[[ EXCERPTED RECORDS, beginning ]]

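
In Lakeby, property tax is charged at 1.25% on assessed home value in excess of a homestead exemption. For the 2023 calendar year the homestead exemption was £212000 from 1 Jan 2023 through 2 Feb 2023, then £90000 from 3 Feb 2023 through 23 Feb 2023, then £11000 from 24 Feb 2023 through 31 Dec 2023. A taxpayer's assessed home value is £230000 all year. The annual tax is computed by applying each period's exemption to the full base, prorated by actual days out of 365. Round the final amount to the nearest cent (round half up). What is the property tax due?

1 Jan – 2 Feb 2023: 33 days, exemption £212000 → (£230000 − £212000) × 1.25% × 33/365 = £20.3425
3 Feb – 23 Feb 2023: 21 days, exemption £90000 → (£230000 − £90000) × 1.25% × 21/365 = £100.6849
24 Feb – 31 Dec 2023: 311 days, exemption £11000 → (£230000 − £11000) × 1.25% × 311/365 = £2332.5000
Total = £2453.5274

£2453.53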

[[ EXCERPTED RECORDS, end ]]

EXERCISE PROMPT:
Would you copy out each record precisely as it stands?

EXERCISE RESULT:
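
In Lakeby, property tax is charged at 1.25% on assessed home value in excess of a homestead exemption. For the 2023 calendar year the homestead exemption was £212000 from 1 Jan 2023 through 2 Feb 2023, then £90000 from 3 Feb 2023 through 23 Feb 2023, then £11000 from 24 Feb 2023 through 31 Dec 2023. A taxpayer's assessed home value is £230000 all year. The annual tax is computed by applying each period's exemption to the full base, prorated by actual days out of 365. Round the final amount to the nearest cent (round half up). What is the property tax due?

1 Jan – 2 Feb 2023: 33 days, exemption £212000 → (£230000 − £212000) × 1.25% × 33/365 = £20.3425
3 Feb – 23 Feb 2023: 21 days, exemption £90000 → (£230000 − £90000) × 1.25% × 21/365 = £100.6849
24 Feb – 31 Dec 2023: 311 days, exemption £11000 → (£230000 − £11000) × 1.25% × 311/365 = £2332.5000
Total = £2453.5274

£2453.53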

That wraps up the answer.